+++ Data for this exercise

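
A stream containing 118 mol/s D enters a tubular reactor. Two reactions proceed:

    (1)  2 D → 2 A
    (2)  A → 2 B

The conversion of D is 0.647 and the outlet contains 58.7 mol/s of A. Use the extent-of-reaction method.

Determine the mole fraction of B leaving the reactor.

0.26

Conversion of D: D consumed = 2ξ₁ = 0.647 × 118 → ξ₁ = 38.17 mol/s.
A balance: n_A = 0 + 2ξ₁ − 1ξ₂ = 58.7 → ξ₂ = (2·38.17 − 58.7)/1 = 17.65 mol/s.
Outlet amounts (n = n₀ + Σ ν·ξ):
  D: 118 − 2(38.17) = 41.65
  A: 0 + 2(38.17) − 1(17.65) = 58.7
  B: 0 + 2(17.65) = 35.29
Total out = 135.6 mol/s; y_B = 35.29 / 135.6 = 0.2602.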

++++++

**Exercise:**
Reproduce each record shown above without altering a single word.

**Answer box:**
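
A stream containing 118 mol/s D enters a tubular reactor. Two reactions proceed:

    (1)  2 D → 2 A
    (2)  A → 2 B

The conversion of D is 0.647 and the outlet contains 58.7 mol/s of A. Use the extent-of-reaction method.

Determine the mole fraction of B leaving the reactor.

0.26

Conversion of D: D consumed = 2ξ₁ = 0.647 × 118 → ξ₁ = 38.17 mol/s.
A balance: n_A = 0 + 2ξ₁ − 1ξ₂ = 58.7 → ξ₂ = (2·38.17 − 58.7)/1 = 17.65 mol/s.
Outlet amounts (n = n₀ + Σ ν·ξ):
  D: 118 − 2(38.17) = 41.65
  A: 0 + 2(38.17) − 1(17.65) = 58.7
  B: 0 + 2(17.65) = 35.29
Total out = 135.6 mol/s; y_B = 35.29 / 135.6 = 0.2602.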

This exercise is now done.